-- PROVIDED DATA --
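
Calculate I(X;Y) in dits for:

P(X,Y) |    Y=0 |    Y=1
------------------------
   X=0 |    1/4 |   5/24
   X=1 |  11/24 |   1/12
0.0240 dits

Mutual information: I(X;Y) = H(X) + H(Y) - H(X,Y)

Marginals:
P(X) = (11/24, 13/24), H(X) = 0.2995 dits
P(Y) = (17/24, 7/24), H(Y) = 0.2622 dits

Joint entropy: H(X,Y) = 0.5377 dits

I(X;Y) = 0.2995 + 0.2622 - 0.5377 = 0.0240 dits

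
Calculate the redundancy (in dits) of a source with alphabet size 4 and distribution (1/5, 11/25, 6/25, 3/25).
0.0461 dits

Redundancy measures how far a source is from maximum entropy:
R = H_max - H(X)

Maximum entropy for 4 symbols: H_max = log_10(4) = 0.6021 dits
Actual entropy: H(X) = 0.5559 dits
Redundancy: R = 0.6021 - 0.5559 = 0.0461 dits

This redundancy represents potential for compression: the source could be compressed by 0.0461 dits per symbol.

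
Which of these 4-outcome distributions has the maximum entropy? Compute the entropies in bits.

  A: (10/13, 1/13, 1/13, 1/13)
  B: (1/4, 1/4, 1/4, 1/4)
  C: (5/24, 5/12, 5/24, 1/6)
B

For a discrete distribution over n outcomes, entropy is maximized by the uniform distribution.

Computing entropies:
H(A) = 1.1451 bits
H(B) = 2.0000 bits
H(C) = 1.9000 bits

The uniform distribution (where all probabilities equal 1/4) achieves the maximum entropy of log_2(4) = 2.0000 bits.

Distribution B has the highest entropy.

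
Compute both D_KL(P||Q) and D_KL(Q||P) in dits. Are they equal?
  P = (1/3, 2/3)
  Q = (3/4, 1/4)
D_KL(P||Q) = 0.1666, D_KL(Q||P) = 0.1576

KL divergence is not symmetric: D_KL(P||Q) ≠ D_KL(Q||P) in general.

D_KL(P||Q) = 0.1666 dits
D_KL(Q||P) = 0.1576 dits

No, they are not equal!

This asymmetry is why KL divergence is not a true distance metric.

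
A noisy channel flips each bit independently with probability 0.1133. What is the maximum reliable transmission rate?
0.4902 bits

For a binary symmetric channel (BSC) with error probability p:
Capacity C = 1 - H(p) bits per symbol

where H(p) = -p log₂(p) - (1-p) log₂(1-p) is the binary entropy function.

H(0.1133) = 0.5098 bits
C = 1 - 0.5098 = 0.4902 bits per symbol

This means we can reliably transmit up to 0.4902 bits of information per channel use.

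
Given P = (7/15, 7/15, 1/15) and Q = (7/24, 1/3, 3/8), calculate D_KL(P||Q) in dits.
0.1134 dits

KL divergence: D_KL(P||Q) = Σ p(x) log(p(x)/q(x))

Computing term by term:
  x=0: 7/15 × log_10[(7/15)/(7/24)] = 7/15 × 0.2041 = 0.0953
  x=1: 7/15 × log_10[(7/15)/(1/3)] = 7/15 × 0.1461 = 0.0682
  x=2: 1/15 × log_10[(1/15)/(3/8)] = 1/15 × -0.7501 = -0.0500

D_KL(P||Q) = 0.1134 dits

Note: KL divergence is always non-negative and equals 0 iff P = Q.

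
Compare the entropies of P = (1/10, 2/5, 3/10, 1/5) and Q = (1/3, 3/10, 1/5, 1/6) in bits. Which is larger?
Q

Computing entropies in bits:
H(P) = 1.8464
H(Q) = 1.9446

Distribution Q has higher entropy.

Intuition: The distribution closer to uniform (more spread out) has higher entropy.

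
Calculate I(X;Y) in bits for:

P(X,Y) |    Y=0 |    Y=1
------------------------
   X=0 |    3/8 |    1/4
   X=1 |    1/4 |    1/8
0.0032 bits

Mutual information: I(X;Y) = H(X) + H(Y) - H(X,Y)

Marginals:
P(X) = (5/8, 3/8), H(X) = 0.9544 bits
P(Y) = (5/8, 3/8), H(Y) = 0.9544 bits

Joint entropy: H(X,Y) = 1.9056 bits

I(X;Y) = 0.9544 + 0.9544 - 1.9056 = 0.0032 bits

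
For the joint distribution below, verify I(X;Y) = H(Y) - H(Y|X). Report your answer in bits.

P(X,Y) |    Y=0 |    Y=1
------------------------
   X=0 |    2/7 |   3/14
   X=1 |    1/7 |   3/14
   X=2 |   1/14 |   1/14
I(X;Y) = 0.0178 bits

Mutual information has multiple equivalent forms:
- I(X;Y) = H(X) - H(X|Y)
- I(X;Y) = H(Y) - H(Y|X)
- I(X;Y) = H(X) + H(Y) - H(X,Y)

Computing all quantities:
H(X) = 1.4316, H(Y) = 1.0000, H(X,Y) = 2.4138
H(X|Y) = 1.4138, H(Y|X) = 0.9822

Verification:
H(X) - H(X|Y) = 1.4316 - 1.4138 = 0.0178
H(Y) - H(Y|X) = 1.0000 - 0.9822 = 0.0178
H(X) + H(Y) - H(X,Y) = 1.4316 + 1.0000 - 2.4138 = 0.0178

All forms give I(X;Y) = 0.0178 bits. ✓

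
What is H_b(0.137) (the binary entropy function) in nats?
0.3995 nats

The binary entropy function is:
H(p) = -p log(p) - (1-p) log(1-p)

H(0.137) = -0.137 × log_e(0.137) - 0.863 × log_e(0.863)
H(0.137) = 0.3995 nats

Note: Binary entropy is maximized at p=0.5 (H=1 bit) and minimized at p=0 or p=1 (H=0).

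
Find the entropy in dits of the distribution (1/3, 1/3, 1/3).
0.4771 dits

Shannon entropy is H(X) = -Σ p(x) log p(x).

For P = (1/3, 1/3, 1/3):
H = -1/3 × log_10(1/3) -1/3 × log_10(1/3) -1/3 × log_10(1/3)
H = 0.4771 dits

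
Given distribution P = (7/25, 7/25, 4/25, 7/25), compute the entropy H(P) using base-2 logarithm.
1.9657 bits

Shannon entropy is H(X) = -Σ p(x) log p(x).

For P = (7/25, 7/25, 4/25, 7/25):
H = -7/25 × log_2(7/25) -7/25 × log_2(7/25) -4/25 × log_2(4/25) -7/25 × log_2(7/25)
H = 1.9657 bits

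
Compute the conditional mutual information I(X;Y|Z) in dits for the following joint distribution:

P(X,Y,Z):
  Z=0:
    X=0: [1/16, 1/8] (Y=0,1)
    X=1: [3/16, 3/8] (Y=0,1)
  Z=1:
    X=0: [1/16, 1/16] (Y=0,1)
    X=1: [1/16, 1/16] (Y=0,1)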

-- PROMPT --
Retype the material in full. Each word must match.

-- COMPLETED EXERCISE --
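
Calculate I(X;Y) in dits for:

P(X,Y) |    Y=0 |    Y=1
------------------------
   X=0 |    1/4 |   5/24
   X=1 |  11/24 |   1/12
0.0240 dits

Mutual information: I(X;Y) = H(X) + H(Y) - H(X,Y)

Marginals:
P(X) = (11/24, 13/24), H(X) = 0.2995 dits
P(Y) = (17/24, 7/24), H(Y) = 0.2622 dits

Joint entropy: H(X,Y) = 0.5377 dits

I(X;Y) = 0.2995 + 0.2622 - 0.5377 = 0.0240 dits

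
Calculate the redundancy (in dits) of a source with alphabet size 4 and distribution (1/5, 11/25, 6/25, 3/25).
0.0461 dits

Redundancy measures how far a source is from maximum entropy:
R = H_max - H(X)

Maximum entropy for 4 symbols: H_max = log_10(4) = 0.6021 dits
Actual entropy: H(X) = 0.5559 dits
Redundancy: R = 0.6021 - 0.5559 = 0.0461 dits

This redundancy represents potential for compression: the source could be compressed by 0.0461 dits per symbol.

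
Which of these 4-outcome distributions has the maximum entropy? Compute the entropies in bits.

  A: (10/13, 1/13, 1/13, 1/13)
  B: (1/4, 1/4, 1/4, 1/4)
  C: (5/24, 5/12, 5/24, 1/6)
B

For a discrete distribution over n outcomes, entropy is maximized by the uniform distribution.

Computing entropies:
H(A) = 1.1451 bits
H(B) = 2.0000 bits
H(C) = 1.9000 bits

The uniform distribution (where all probabilities equal 1/4) achieves the maximum entropy of log_2(4) = 2.0000 bits.

Distribution B has the highest entropy.

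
Compute both D_KL(P||Q) and D_KL(Q||P) in dits. Are they equal?
  P = (1/3, 2/3)
  Q = (3/4, 1/4)
D_KL(P||Q) = 0.1666, D_KL(Q||P) = 0.1576

KL divergence is not symmetric: D_KL(P||Q) ≠ D_KL(Q||P) in general.

D_KL(P||Q) = 0.1666 dits
D_KL(Q||P) = 0.1576 dits

No, they are not equal!

This asymmetry is why KL divergence is not a true distance metric.

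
A noisy channel flips each bit independently with probability 0.1133. What is the maximum reliable transmission rate?
0.4902 bits

For a binary symmetric channel (BSC) with error probability p:
Capacity C = 1 - H(p) bits per symbol

where H(p) = -p log₂(p) - (1-p) log₂(1-p) is the binary entropy function.

H(0.1133) = 0.5098 bits
C = 1 - 0.5098 = 0.4902 bits per symbol

This means we can reliably transmit up to 0.4902 bits of information per channel use.

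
Given P = (7/15, 7/15, 1/15) and Q = (7/24, 1/3, 3/8), calculate D_KL(P||Q) in dits.
0.1134 dits

KL divergence: D_KL(P||Q) = Σ p(x) log(p(x)/q(x))

Computing term by term:
  x=0: 7/15 × log_10[(7/15)/(7/24)] = 7/15 × 0.2041 = 0.0953
  x=1: 7/15 × log_10[(7/15)/(1/3)] = 7/15 × 0.1461 = 0.0682
  x=2: 1/15 × log_10[(1/15)/(3/8)] = 1/15 × -0.7501 = -0.0500

D_KL(P||Q) = 0.1134 dits

Note: KL divergence is always non-negative and equals 0 iff P = Q.

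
Compare the entropies of P = (1/10, 2/5, 3/10, 1/5) and Q = (1/3, 3/10, 1/5, 1/6) in bits. Which is larger?
Q

Computing entropies in bits:
H(P) = 1.8464
H(Q) = 1.9446

Distribution Q has higher entropy.

Intuition: The distribution closer to uniform (more spread out) has higher entropy.

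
Calculate I(X;Y) in bits for:

P(X,Y) |    Y=0 |    Y=1
------------------------
   X=0 |    3/8 |    1/4
   X=1 |    1/4 |    1/8
0.0032 bits

Mutual information: I(X;Y) = H(X) + H(Y) - H(X,Y)

Marginals:
P(X) = (5/8, 3/8), H(X) = 0.9544 bits
P(Y) = (5/8, 3/8), H(Y) = 0.9544 bits

Joint entropy: H(X,Y) = 1.9056 bits

I(X;Y) = 0.9544 + 0.9544 - 1.9056 = 0.0032 bits

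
For the joint distribution below, verify I(X;Y) = H(Y) - H(Y|X). Report your answer in bits.

P(X,Y) |    Y=0 |    Y=1
------------------------
   X=0 |    2/7 |   3/14
   X=1 |    1/7 |   3/14
   X=2 |   1/14 |   1/14
I(X;Y) = 0.0178 bits

Mutual information has multiple equivalent forms:
- I(X;Y) = H(X) - H(X|Y)
- I(X;Y) = H(Y) - H(Y|X)
- I(X;Y) = H(X) + H(Y) - H(X,Y)

Computing all quantities:
H(X) = 1.4316, H(Y) = 1.0000, H(X,Y) = 2.4138
H(X|Y) = 1.4138, H(Y|X) = 0.9822

Verification:
H(X) - H(X|Y) = 1.4316 - 1.4138 = 0.0178
H(Y) - H(Y|X) = 1.0000 - 0.9822 = 0.0178
H(X) + H(Y) - H(X,Y) = 1.4316 + 1.0000 - 2.4138 = 0.0178

All forms give I(X;Y) = 0.0178 bits. ✓

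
What is H_b(0.137) (the binary entropy function) in nats?
0.3995 nats

The binary entropy function is:
H(p) = -p log(p) - (1-p) log(1-p)

H(0.137) = -0.137 × log_e(0.137) - 0.863 × log_e(0.863)
H(0.137) = 0.3995 nats

Note: Binary entropy is maximized at p=0.5 (H=1 bit) and minimized at p=0 or p=1 (H=0).

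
Find the entropy in dits of the distribution (1/3, 1/3, 1/3).
0.4771 dits

Shannon entropy is H(X) = -Σ p(x) log p(x).

For P = (1/3, 1/3, 1/3):
H = -1/3 × log_10(1/3) -1/3 × log_10(1/3) -1/3 × log_10(1/3)
H = 0.4771 dits

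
Given distribution P = (7/25, 7/25, 4/25, 7/25), compute the entropy H(P) using base-2 logarithm.
1.9657 bits

Shannon entropy is H(X) = -Σ p(x) log p(x).

For P = (7/25, 7/25, 4/25, 7/25):
H = -7/25 × log_2(7/25) -7/25 × log_2(7/25) -4/25 × log_2(4/25) -7/25 × log_2(7/25)
H = 1.9657 bits

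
Compute the conditional mutual information I(X;Y|Z) in dits for the following joint distribution:

P(X,Y,Z):
  Z=0:
    X=0: [1/16, 1/8] (Y=0,1)
    X=1: [3/16, 3/8] (Y=0,1)
  Z=1:
    X=0: [1/16, 1/16] (Y=0,1)
    X=1: [1/16, 1/16] (Y=0,1)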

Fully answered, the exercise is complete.